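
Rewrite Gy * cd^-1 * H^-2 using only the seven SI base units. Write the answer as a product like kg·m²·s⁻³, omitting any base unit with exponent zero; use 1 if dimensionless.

Gy = J/kg (absorbed dose = energy per mass),
    = m²·s⁻².
H = Wb/A (inductance = flux per current),
    = kg·m²·s⁻²·A⁻².
So H⁻² = kg⁻²·m⁻⁴·s⁴·A⁴.
Combining: Gy·cd⁻¹·H⁻² = (m²·s⁻²) · cd⁻¹ · (kg⁻²·m⁻⁴·s⁴·A⁴) = kg⁻²·m⁻²·s²·A⁴·cd⁻¹.

kg⁻²·m⁻²·s²·A⁴·cd⁻¹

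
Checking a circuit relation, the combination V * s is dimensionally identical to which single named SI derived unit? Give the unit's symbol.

V = kg·m²·s⁻³·A⁻¹.
Combining: V·s = (kg·m²·s⁻³·A⁻¹) · s = kg·m²·s⁻²·A⁻¹.
kg·m²·s⁻²·A⁻¹ is the base-SI form of the weber.

Wb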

===============

• WHAT YOU NEED TO DO:
Your response should consist solely of the lines from the one that holds "Checking a circuit" through the end of the listing above, reproduced exactly.

• RESULT FOR THIS TASK:
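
Checking a circuit relation, the combination V * s is dimensionally identical to which single named SI derived unit? Give the unit's symbol.

V = kg·m²·s⁻³·A⁻¹.
Combining: V·s = (kg·m²·s⁻³·A⁻¹) · s = kg·m²·s⁻²·A⁻¹.
kg·m²·s⁻²·A⁻¹ is the base-SI form of the weber.

Wb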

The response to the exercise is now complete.